Collected data

____________________

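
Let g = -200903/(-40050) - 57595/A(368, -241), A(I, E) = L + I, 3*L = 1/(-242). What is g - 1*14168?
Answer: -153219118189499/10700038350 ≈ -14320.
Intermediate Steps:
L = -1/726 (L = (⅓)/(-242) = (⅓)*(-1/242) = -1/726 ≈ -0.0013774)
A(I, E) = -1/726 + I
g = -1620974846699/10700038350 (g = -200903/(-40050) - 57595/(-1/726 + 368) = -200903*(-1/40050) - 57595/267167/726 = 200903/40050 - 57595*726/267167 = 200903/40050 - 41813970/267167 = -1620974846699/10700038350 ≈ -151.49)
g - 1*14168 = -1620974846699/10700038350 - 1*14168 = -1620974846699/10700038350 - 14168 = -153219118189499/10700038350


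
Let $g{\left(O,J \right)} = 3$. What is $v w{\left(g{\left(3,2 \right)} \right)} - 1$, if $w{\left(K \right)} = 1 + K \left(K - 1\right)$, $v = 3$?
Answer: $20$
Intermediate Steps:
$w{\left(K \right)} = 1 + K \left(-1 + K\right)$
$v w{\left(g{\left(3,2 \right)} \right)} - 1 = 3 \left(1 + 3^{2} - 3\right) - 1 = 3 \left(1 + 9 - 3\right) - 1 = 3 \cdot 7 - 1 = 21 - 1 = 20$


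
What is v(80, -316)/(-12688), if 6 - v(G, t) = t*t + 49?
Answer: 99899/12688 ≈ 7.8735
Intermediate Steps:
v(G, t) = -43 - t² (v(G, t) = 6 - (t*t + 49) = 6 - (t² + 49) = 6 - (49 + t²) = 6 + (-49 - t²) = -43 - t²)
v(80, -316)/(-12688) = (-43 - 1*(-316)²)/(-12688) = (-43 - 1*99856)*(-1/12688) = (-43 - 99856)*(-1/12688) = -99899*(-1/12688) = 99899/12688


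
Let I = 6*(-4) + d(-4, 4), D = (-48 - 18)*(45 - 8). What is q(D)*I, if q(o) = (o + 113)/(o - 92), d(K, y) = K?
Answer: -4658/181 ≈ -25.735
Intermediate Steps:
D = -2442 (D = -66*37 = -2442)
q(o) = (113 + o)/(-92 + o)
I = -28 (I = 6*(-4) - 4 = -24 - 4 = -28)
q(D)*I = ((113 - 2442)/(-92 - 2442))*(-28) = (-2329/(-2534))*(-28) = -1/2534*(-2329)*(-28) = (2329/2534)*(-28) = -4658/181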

____________________

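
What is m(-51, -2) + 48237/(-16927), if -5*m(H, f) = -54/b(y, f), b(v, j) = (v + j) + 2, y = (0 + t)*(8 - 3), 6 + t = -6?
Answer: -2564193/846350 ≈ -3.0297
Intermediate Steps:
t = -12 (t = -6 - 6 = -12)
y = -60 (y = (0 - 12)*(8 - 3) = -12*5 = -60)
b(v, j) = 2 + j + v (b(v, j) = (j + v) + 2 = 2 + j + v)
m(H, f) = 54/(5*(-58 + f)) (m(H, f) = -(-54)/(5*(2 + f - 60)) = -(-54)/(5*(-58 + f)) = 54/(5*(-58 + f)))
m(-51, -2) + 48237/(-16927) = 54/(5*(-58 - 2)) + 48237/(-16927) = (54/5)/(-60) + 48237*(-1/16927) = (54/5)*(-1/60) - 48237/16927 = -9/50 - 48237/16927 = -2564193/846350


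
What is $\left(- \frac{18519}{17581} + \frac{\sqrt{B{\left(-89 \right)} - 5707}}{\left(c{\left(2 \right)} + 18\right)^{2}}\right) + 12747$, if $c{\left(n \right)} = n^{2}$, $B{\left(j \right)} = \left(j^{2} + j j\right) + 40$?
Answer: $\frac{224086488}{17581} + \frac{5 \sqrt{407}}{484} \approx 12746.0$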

____________________

- What is required
What is needed is every line of the records that contains the word "frac".

- Exercise solution
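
What is $\left(- \frac{18519}{17581} + \frac{\sqrt{B{\left(-89 \right)} - 5707}}{\left(c{\left(2 \right)} + 18\right)^{2}}\right) + 12747$, if $c{\left(n \right)} = n^{2}$, $B{\left(j \right)} = \left(j^{2} + j j\right) + 40$?
Answer: $\frac{224086488}{17581} + \frac{5 \sqrt{407}}{484} \approx 12746.0$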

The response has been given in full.